Activity: Give back the full data, unchanged and complete.

Given data:
━━━

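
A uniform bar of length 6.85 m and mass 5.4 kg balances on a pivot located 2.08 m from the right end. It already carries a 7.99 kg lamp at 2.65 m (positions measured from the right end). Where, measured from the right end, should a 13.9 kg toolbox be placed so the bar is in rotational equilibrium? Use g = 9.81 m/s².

x ≈ 1.23 m from the right end

Taking torques about the pivot (at 2.08 m from the right end):
Beam weight: 5.4 × 9.81 = 52.97 N down at 3.425 m → arm 1.345 m, τ = 52.97 × 1.345 = 71.24 N·m counterclockwise.
Lamp: 7.99 × 9.81 = 78.38 N down at 2.65 m → arm 0.57 m, τ = 78.38 × 0.57 = 44.68 N·m counterclockwise.
Net moment of existing loads = 115.9 N·m counterclockwise.
The toolbox weighs 13.9 × 9.81 = 136.4 N and must supply an equal clockwise moment, so its lever arm about the pivot is 115.9 / 136.4 = 0.85 m.
That puts it at 2.08 − 0.85 = 1.23 m from the right end.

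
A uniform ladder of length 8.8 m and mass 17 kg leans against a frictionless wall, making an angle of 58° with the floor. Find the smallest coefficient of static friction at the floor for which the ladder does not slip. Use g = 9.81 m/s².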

━━━

Solution to this exercise:
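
A uniform bar of length 6.85 m and mass 5.4 kg balances on a pivot located 2.08 m from the right end. It already carries a 7.99 kg lamp at 2.65 m (positions measured from the right end). Where, measured from the right end, should a 13.9 kg toolbox be placed so the bar is in rotational equilibrium? Use g = 9.81 m/s².

x ≈ 1.23 m from the right end

Taking torques about the pivot (at 2.08 m from the right end):
Beam weight: 5.4 × 9.81 = 52.97 N down at 3.425 m → arm 1.345 m, τ = 52.97 × 1.345 = 71.24 N·m counterclockwise.
Lamp: 7.99 × 9.81 = 78.38 N down at 2.65 m → arm 0.57 m, τ = 78.38 × 0.57 = 44.68 N·m counterclockwise.
Net moment of existing loads = 115.9 N·m counterclockwise.
The toolbox weighs 13.9 × 9.81 = 136.4 N and must supply an equal clockwise moment, so its lever arm about the pivot is 115.9 / 136.4 = 0.85 m.
That puts it at 2.08 − 0.85 = 1.23 m from the right end.

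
A uniform ladder of length 8.8 m and mass 17 kg leans against a frictionless wall, making an angle of 58° with the floor. Find the smallest coefficient of static friction at the floor for which the ladder does not slip. Use g = 9.81 m/s².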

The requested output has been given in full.